Everything from the line with "An open-ocean water sample has" to the last line of the material below is what to reproduce, exactly and with no other lines.

______

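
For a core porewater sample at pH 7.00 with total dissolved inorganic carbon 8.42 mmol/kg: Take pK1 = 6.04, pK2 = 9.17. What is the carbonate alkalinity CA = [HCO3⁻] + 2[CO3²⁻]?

CA = 7.64 mmol/kg

CA = [HCO3⁻] + 2[CO3²⁻] = (α₁ + 2α₂)·DIC
At pH 7.00: [H⁺]/K1 = 10^-0.96 = 0.10965, K2/[H⁺] = 10^-2.17 = 0.0067608
α₁ = 1/(1 + 0.10965 + 0.0067608) = 1/1.1164 = 0.8957; α₂ = α₁·K2/[H⁺] = 0.006056
α₁ + 2α₂ = 0.9078
CA = 0.9078 × 8.42 = 7.64 mmol/kg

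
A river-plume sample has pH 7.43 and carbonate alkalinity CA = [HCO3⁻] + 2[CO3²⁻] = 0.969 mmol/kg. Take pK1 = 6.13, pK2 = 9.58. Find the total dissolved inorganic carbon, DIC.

DIC = 1.01 mmol/kg

CA = [HCO3⁻] + 2[CO3²⁻] = (α₁ + 2α₂)·DIC
At pH 7.43: [H⁺]/K1 = 10^-1.30 = 0.050119, K2/[H⁺] = 10^-2.15 = 0.0070795
α₁ = 1/(1 + 0.050119 + 0.0070795) = 1/1.0572 = 0.9459; α₂ = α₁·K2/[H⁺] = 0.006696
α₁ + 2α₂ = 0.9593
DIC = CA / (α₁ + 2α₂) = 0.969 / 0.9593 = 1.01 mmol/kg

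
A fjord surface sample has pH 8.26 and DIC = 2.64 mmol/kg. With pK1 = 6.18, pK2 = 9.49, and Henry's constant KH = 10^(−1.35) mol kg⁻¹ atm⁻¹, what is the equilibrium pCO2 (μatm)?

α₀ = 1 / (1 + K1/[H⁺] + K1K2/[H⁺]²) = 1 / (1 + 10^+2.08 + 10^+0.85)
   = 1 / (1 + 120.23 + 7.0795) = 1/128.31 = 0.007794
[CO2*] = α₀ × DIC = 0.007794 × 2.64 = 0.02058 mmol/kg
pCO2 = [CO2*]/KH = 2.058×10^-5 / 4.467×10^-2 = 461 μatm

pCO2 = 461 μatm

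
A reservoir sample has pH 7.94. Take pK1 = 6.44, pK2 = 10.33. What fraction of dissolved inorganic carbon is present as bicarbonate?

α₁ = 0.966

α₁ = 1 / (1 + [H⁺]/K1 + K2/[H⁺]) = 1 / (1 + 10^-1.50 + 10^-2.39)
   = 1 / (1 + 0.031623 + 0.0040738) = 1/1.0357 = 0.9655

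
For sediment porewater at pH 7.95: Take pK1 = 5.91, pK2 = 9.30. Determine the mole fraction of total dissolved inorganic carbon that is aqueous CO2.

α₀ = 1 / (1 + K1/[H⁺] + K1K2/[H⁺]²) = 1 / (1 + 10^+2.04 + 10^+0.69)
   = 1 / (1 + 109.65 + 4.8978) = 1/115.55 = 0.008655

α₀ = 0.00865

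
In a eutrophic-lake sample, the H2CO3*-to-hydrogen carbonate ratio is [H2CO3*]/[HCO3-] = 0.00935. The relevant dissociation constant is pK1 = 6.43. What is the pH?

From K1 = [H⁺][HCO3-]/[H2CO3*]:  pH = pK1 − log₁₀([H2CO3*]/[HCO3-])
log₁₀(0.00935) = -2.029
pH = 6.43 − (-2.029) = 8.46

pH = 8.46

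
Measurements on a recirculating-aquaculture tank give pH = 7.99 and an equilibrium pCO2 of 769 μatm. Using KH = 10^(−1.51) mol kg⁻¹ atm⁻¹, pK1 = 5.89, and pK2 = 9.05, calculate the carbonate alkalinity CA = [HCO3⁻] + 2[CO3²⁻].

CA = 3.51 mmol/kg

[CO2*] = KH · pCO2 = 10^(−1.51) × 769×10^-6 = 2.376×10^-5 mol/kg
α₀ = 1/(1 + K1/[H⁺] + K1K2/[H⁺]²) = 1/(1 + 10^+2.10 + 10^+1.04) = 0.007254
DIC = [CO2*]/α₀ = 2.376×10^-5 / 0.007254 = 3.276 mmol/kg
CA = (α₁ + 2α₂)·DIC = (0.9132 + 2×0.07954) × 3.276 = 3.51 mmol/kg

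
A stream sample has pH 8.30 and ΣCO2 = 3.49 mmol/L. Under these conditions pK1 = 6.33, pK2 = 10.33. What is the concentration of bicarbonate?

α₁ = 1 / (1 + [H⁺]/K1 + K2/[H⁺]) = 1 / (1 + 10^-1.97 + 10^-2.03)
   = 1 / (1 + 0.010715 + 0.0093325) = 1/1.0200 = 0.9803
[HCO3⁻] = α₁ × DIC = 0.9803 × 3.49 = 3.42 mmol/L

[HCO3⁻] = 3.42 mmol/L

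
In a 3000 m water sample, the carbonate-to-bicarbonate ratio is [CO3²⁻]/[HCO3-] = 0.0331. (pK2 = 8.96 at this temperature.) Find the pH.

pH = 7.48

From K2 = [H⁺][CO3²⁻]/[HCO3-]:  pH = pK2 + log₁₀([CO3²⁻]/[HCO3-])
log₁₀(0.0331) = -1.480
pH = 8.96 + (-1.480) = 7.48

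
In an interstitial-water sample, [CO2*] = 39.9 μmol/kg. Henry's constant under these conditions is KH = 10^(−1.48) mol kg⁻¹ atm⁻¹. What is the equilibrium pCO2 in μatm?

KH = 10^(−1.48) = 3.311×10^-2 mol kg⁻¹ atm⁻¹
pCO2 = [CO2*]/KH = 39.9×10^-6 / 3.311×10^-2 = 1.20×10^-3 atm = 1200 μatm

pCO2 = 1200 μatm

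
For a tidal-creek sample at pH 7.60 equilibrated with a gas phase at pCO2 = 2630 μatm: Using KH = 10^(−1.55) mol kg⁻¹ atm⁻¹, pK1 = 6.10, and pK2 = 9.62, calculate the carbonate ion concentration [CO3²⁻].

[CO2*] = KH · pCO2 = 10^(−1.55) × 2630×10^-6 = 7.412×10^-5 mol/kg
α₀ = 1/(1 + K1/[H⁺] + K1K2/[H⁺]²) = 1/(1 + 10^+1.50 + 10^-0.52) = 0.03037
DIC = [CO2*]/α₀ = 7.412×10^-5 / 0.03037 = 2.440 mmol/kg
[CO3²⁻] = α₂·DIC; α₂ = 0.009172, so [CO3²⁻] = 0.009172 × 2.440 = 0.0224 mmol/kg

[CO3²⁻] = 0.0224 mmol/kg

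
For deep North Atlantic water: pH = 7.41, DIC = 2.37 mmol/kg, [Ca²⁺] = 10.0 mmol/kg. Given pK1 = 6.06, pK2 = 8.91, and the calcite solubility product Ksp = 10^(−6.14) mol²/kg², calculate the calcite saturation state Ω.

α₂ = 1 / (1 + [H⁺]/K2 + [H⁺]²/(K1K2)) = 1 / (1 + 10^+1.50 + 10^+0.15)
   = 1 / (1 + 31.623 + 1.4125) = 1/34.035 = 0.02938
[CO3²⁻] = α₂ × DIC = 0.02938 × 2.37 = 0.06963 mmol/kg
Ksp = 10^(−6.14) = 7.244×10^-7
Ω = [Ca²⁺][CO3²⁻]/Ksp = (10.0×10^-3)(6.963×10^-5) / 7.244×10^-7 = 0.961

Ω = 0.961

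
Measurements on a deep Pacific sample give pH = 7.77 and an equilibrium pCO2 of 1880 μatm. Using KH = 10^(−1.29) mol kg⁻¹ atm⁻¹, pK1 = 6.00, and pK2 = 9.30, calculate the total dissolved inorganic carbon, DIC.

DIC = 5.94 mmol/kg

[CO2*] = KH · pCO2 = 10^(−1.29) × 1880×10^-6 = 9.642×10^-5 mol/kg
α₀ = 1/(1 + K1/[H⁺] + K1K2/[H⁺]²) = 1/(1 + 10^+1.77 + 10^+0.24) = 0.01623
DIC = [CO2*]/α₀ = 9.642×10^-5 / 0.01623 = 5.94 mmol/kg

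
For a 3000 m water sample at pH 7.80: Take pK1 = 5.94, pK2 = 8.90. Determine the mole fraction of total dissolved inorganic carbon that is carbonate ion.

α₂ = 1 / (1 + [H⁺]/K2 + [H⁺]²/(K1K2)) = 1 / (1 + 10^+1.10 + 10^-0.76)
   = 1 / (1 + 12.589 + 0.17378) = 1/13.763 = 0.07266

α₂ = 0.0727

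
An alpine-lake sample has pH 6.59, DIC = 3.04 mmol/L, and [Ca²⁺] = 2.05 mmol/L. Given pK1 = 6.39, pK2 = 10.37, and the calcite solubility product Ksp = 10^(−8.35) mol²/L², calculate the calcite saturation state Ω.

α₂ = 1 / (1 + [H⁺]/K2 + [H⁺]²/(K1K2)) = 1 / (1 + 10^+3.78 + 10^+3.58)
   = 1 / (1 + 6025.6 + 3801.9) = 1/9828.5 = 0.0001017
[CO3²⁻] = α₂ × DIC = 0.0001017 × 3.04 = 0.0003093 mmol/L = 0.3093 μmol/L
Ksp = 10^(−8.35) = 4.467×10^-9
Ω = [Ca²⁺][CO3²⁻]/Ksp = (2.05×10^-3)(3.093×10^-7) / 4.467×10^-9 = 0.142

Ω = 0.142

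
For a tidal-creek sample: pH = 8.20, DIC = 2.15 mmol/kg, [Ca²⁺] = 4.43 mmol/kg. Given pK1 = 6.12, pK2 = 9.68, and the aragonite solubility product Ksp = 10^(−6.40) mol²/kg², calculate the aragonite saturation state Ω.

Ω = 0.761

α₂ = 1 / (1 + [H⁺]/K2 + [H⁺]²/(K1K2)) = 1 / (1 + 10^+1.48 + 10^-0.60)
   = 1 / (1 + 30.200 + 0.25119) = 1/31.451 = 0.03180
[CO3²⁻] = α₂ × DIC = 0.03180 × 2.15 = 0.06836 mmol/kg
Ksp = 10^(−6.40) = 3.981×10^-7
Ω = [Ca²⁺][CO3²⁻]/Ksp = (4.43×10^-3)(6.836×10^-5) / 3.981×10^-7 = 0.761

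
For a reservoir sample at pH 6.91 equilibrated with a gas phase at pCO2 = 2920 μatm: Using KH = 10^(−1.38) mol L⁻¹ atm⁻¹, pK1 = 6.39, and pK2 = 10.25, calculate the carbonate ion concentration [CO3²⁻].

[CO2*] = KH · pCO2 = 10^(−1.38) × 2920×10^-6 = 1.217×10^-4 mol/L
α₀ = 1/(1 + K1/[H⁺] + K1K2/[H⁺]²) = 1/(1 + 10^+0.52 + 10^-2.82) = 0.2319
DIC = [CO2*]/α₀ = 1.217×10^-4 / 0.2319 = 0.5250 mmol/L
[CO3²⁻] = α₂·DIC; α₂ = 0.0003509, so [CO3²⁻] = 0.0003509 × 0.5250 = 0.000184 mmol/L = 0.184 μmol/L

[CO3²⁻] = 0.184 μmol/L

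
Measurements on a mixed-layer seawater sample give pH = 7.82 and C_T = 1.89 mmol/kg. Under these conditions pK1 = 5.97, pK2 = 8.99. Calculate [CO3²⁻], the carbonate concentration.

[CO3²⁻] = 0.118 mmol/kg

α₂ = 1 / (1 + [H⁺]/K2 + [H⁺]²/(K1K2)) = 1 / (1 + 10^+1.17 + 10^-0.68)
   = 1 / (1 + 14.791 + 0.20893) = 1/16.000 = 0.06250
[CO3²⁻] = α₂ × DIC = 0.06250 × 1.89 = 0.118 mmol/kg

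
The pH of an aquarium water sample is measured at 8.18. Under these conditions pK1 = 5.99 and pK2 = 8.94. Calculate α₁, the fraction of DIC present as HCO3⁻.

α₁ = 1 / (1 + [H⁺]/K1 + K2/[H⁺]) = 1 / (1 + 10^-2.19 + 10^-0.76)
   = 1 / (1 + 0.0064565 + 0.17378) = 1/1.1802 = 0.8473

α₁ = 0.847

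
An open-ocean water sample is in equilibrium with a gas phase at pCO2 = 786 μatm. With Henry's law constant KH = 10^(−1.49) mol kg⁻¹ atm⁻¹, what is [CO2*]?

KH = 10^(−1.49) = 3.236×10^-2 mol kg⁻¹ atm⁻¹
[CO2*] = KH · pCO2 = 3.236×10^-2 × 786×10^-6 atm = 2.54×10^-5 mol/kg

[CO2*] = 25.4 μmol/kg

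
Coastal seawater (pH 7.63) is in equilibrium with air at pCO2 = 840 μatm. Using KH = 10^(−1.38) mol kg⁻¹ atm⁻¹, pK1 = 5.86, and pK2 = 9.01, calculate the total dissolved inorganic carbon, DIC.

[CO2*] = KH · pCO2 = 10^(−1.38) × 840×10^-6 = 3.502×10^-5 mol/kg
α₀ = 1/(1 + K1/[H⁺] + K1K2/[H⁺]²) = 1/(1 + 10^+1.77 + 10^+0.39) = 0.01604
DIC = [CO2*]/α₀ = 3.502×10^-5 / 0.01604 = 2.18 mmol/kg

DIC = 2.18 mmol/kg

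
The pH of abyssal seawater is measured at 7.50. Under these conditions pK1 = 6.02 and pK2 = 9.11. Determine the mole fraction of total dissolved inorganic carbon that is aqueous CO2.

α₀ = 0.0313

α₀ = 1 / (1 + K1/[H⁺] + K1K2/[H⁺]²) = 1 / (1 + 10^+1.48 + 10^-0.13)
   = 1 / (1 + 30.200 + 0.74131) = 1/31.941 = 0.03131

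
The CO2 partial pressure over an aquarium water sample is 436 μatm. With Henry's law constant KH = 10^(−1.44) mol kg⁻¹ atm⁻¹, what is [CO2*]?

[CO2*] = 15.8 μmol/kg

KH = 10^(−1.44) = 3.631×10^-2 mol kg⁻¹ atm⁻¹
[CO2*] = KH · pCO2 = 3.631×10^-2 × 436×10^-6 atm = 1.58×10^-5 mol/kg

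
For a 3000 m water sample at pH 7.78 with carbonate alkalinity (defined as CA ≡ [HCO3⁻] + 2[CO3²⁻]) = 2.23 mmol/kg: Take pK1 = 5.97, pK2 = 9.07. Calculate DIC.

DIC = 2.16 mmol/kg

CA = [HCO3⁻] + 2[CO3²⁻] = (α₁ + 2α₂)·DIC
At pH 7.78: [H⁺]/K1 = 10^-1.81 = 0.015488, K2/[H⁺] = 10^-1.29 = 0.051286
α₁ = 1/(1 + 0.015488 + 0.051286) = 1/1.0668 = 0.9374; α₂ = α₁·K2/[H⁺] = 0.04808
α₁ + 2α₂ = 1.0336
DIC = CA / (α₁ + 2α₂) = 2.23 / 1.0336 = 2.16 mmol/kg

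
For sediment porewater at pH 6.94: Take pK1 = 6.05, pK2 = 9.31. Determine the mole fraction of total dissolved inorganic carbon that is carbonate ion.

α₂ = 0.00376

α₂ = 1 / (1 + [H⁺]/K2 + [H⁺]²/(K1K2)) = 1 / (1 + 10^+2.37 + 10^+1.48)
   = 1 / (1 + 234.42 + 30.200) = 1/265.62 = 0.003765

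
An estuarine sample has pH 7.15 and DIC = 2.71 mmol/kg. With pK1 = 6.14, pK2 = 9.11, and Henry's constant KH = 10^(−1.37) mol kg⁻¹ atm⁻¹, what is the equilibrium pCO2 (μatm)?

pCO2 = 5600 μatm

α₀ = 1 / (1 + K1/[H⁺] + K1K2/[H⁺]²) = 1 / (1 + 10^+1.01 + 10^-0.95)
   = 1 / (1 + 10.233 + 0.11220) = 1/11.345 = 0.08814
[CO2*] = α₀ × DIC = 0.08814 × 2.71 = 0.2389 mmol/kg
pCO2 = [CO2*]/KH = 2.389×10^-4 / 4.266×10^-2 = 5600 μatm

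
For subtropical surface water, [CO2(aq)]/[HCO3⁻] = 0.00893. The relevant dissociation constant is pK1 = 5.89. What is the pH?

From K1 = [H⁺][HCO3⁻]/[CO2(aq)]:  pH = pK1 − log₁₀([CO2(aq)]/[HCO3⁻])
log₁₀(0.00893) = -2.049
pH = 5.89 − (-2.049) = 7.94

pH = 7.94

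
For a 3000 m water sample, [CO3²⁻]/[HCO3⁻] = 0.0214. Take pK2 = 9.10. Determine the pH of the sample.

From K2 = [H⁺][CO3²⁻]/[HCO3⁻]:  pH = pK2 + log₁₀([CO3²⁻]/[HCO3⁻])
log₁₀(0.0214) = -1.670
pH = 9.10 + (-1.670) = 7.43

pH = 7.43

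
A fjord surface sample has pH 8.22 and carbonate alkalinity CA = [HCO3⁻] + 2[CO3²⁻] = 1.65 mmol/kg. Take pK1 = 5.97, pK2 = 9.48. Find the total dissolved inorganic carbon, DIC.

DIC = 1.58 mmol/kg

CA = [HCO3⁻] + 2[CO3²⁻] = (α₁ + 2α₂)·DIC
At pH 8.22: [H⁺]/K1 = 10^-2.25 = 0.0056234, K2/[H⁺] = 10^-1.26 = 0.054954
α₁ = 1/(1 + 0.0056234 + 0.054954) = 1/1.0606 = 0.9429; α₂ = α₁·K2/[H⁺] = 0.05182
α₁ + 2α₂ = 1.0465
DIC = CA / (α₁ + 2α₂) = 1.65 / 1.0465 = 1.58 mmol/kg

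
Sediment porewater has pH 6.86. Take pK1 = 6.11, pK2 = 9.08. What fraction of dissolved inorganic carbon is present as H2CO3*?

α₀ = 0.150

α₀ = 1 / (1 + K1/[H⁺] + K1K2/[H⁺]²) = 1 / (1 + 10^+0.75 + 10^-1.47)
   = 1 / (1 + 5.6234 + 0.033884) = 1/6.6573 = 0.1502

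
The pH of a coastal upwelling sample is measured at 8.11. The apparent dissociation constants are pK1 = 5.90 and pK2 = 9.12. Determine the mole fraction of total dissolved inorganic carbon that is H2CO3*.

α₀ = 1 / (1 + K1/[H⁺] + K1K2/[H⁺]²) = 1 / (1 + 10^+2.21 + 10^+1.20)
   = 1 / (1 + 162.18 + 15.849) = 1/179.03 = 0.005586

α₀ = 0.00559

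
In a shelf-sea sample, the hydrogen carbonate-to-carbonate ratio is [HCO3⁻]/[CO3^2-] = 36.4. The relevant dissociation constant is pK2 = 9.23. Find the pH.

pH = 7.67

From K2 = [H⁺][CO3^2-]/[HCO3⁻]:  pH = pK2 − log₁₀([HCO3⁻]/[CO3^2-])
log₁₀(36.4) = +1.561
pH = 9.23 − (+1.561) = 7.67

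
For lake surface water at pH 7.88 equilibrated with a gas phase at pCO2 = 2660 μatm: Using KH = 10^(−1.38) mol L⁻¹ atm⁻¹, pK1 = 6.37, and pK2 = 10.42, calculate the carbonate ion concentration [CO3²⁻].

[CO2*] = KH · pCO2 = 10^(−1.38) × 2660×10^-6 = 1.109×10^-4 mol/L
α₀ = 1/(1 + K1/[H⁺] + K1K2/[H⁺]²) = 1/(1 + 10^+1.51 + 10^-1.03) = 0.02989
DIC = [CO2*]/α₀ = 1.109×10^-4 / 0.02989 = 3.709 mmol/L
[CO3²⁻] = α₂·DIC; α₂ = 0.002790, so [CO3²⁻] = 0.002790 × 3.709 = 0.0103 mmol/L = 10.3 μmol/L

[CO3²⁻] = 10.3 μmol/L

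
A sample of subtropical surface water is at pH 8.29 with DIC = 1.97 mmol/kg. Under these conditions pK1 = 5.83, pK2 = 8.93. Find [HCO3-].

[HCO3⁻] = 1.60 mmol/kg

α₁ = 1 / (1 + [H⁺]/K1 + K2/[H⁺]) = 1 / (1 + 10^-2.46 + 10^-0.64)
   = 1 / (1 + 0.0034674 + 0.22909) = 1/1.2326 = 0.8113
[HCO3⁻] = α₁ × DIC = 0.8113 × 1.97 = 1.60 mmol/kg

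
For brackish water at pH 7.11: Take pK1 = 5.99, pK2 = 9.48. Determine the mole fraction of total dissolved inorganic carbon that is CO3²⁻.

α₂ = 1 / (1 + [H⁺]/K2 + [H⁺]²/(K1K2)) = 1 / (1 + 10^+2.37 + 10^+1.25)
   = 1 / (1 + 234.42 + 17.783) = 1/253.21 = 0.003949

α₂ = 0.00395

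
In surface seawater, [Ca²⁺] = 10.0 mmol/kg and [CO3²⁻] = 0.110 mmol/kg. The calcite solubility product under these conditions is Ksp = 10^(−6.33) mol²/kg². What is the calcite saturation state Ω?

Ω = 2.35

Ksp = 10^(−6.33) = 4.677×10^-7
Ω = [Ca²⁺][CO3²⁻]/Ksp = (10.0×10^-3)(0.110×10^-3) / 4.677×10^-7 = 2.35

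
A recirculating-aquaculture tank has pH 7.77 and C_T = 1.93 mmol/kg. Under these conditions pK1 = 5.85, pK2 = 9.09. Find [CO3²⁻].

[CO3²⁻] = 0.0872 mmol/kg

α₂ = 1 / (1 + [H⁺]/K2 + [H⁺]²/(K1K2)) = 1 / (1 + 10^+1.32 + 10^-0.60)
   = 1 / (1 + 20.893 + 0.25119) = 1/22.144 = 0.04516
[CO3²⁻] = α₂ × DIC = 0.04516 × 1.93 = 0.0872 mmol/kg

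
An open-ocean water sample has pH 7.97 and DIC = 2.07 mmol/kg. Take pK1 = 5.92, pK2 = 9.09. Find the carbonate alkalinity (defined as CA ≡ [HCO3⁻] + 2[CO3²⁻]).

CA = 2.20 mmol/kg

CA = [HCO3⁻] + 2[CO3²⁻] = (α₁ + 2α₂)·DIC
At pH 7.97: [H⁺]/K1 = 10^-2.05 = 0.0089125, K2/[H⁺] = 10^-1.12 = 0.075858
α₁ = 1/(1 + 0.0089125 + 0.075858) = 1/1.0848 = 0.9219; α₂ = α₁·K2/[H⁺] = 0.06993
α₁ + 2α₂ = 1.0617
CA = 1.0617 × 2.07 = 2.20 mmol/kg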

______

▶ [Task solution]
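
An open-ocean water sample has pH 7.97 and DIC = 2.07 mmol/kg. Take pK1 = 5.92, pK2 = 9.09. Find the carbonate alkalinity (defined as CA ≡ [HCO3⁻] + 2[CO3²⁻]).

CA = 2.20 mmol/kg

CA = [HCO3⁻] + 2[CO3²⁻] = (α₁ + 2α₂)·DIC
At pH 7.97: [H⁺]/K1 = 10^-2.05 = 0.0089125, K2/[H⁺] = 10^-1.12 = 0.075858
α₁ = 1/(1 + 0.0089125 + 0.075858) = 1/1.0848 = 0.9219; α₂ = α₁·K2/[H⁺] = 0.06993
α₁ + 2α₂ = 1.0617
CA = 1.0617 × 2.07 = 2.20 mmol/kg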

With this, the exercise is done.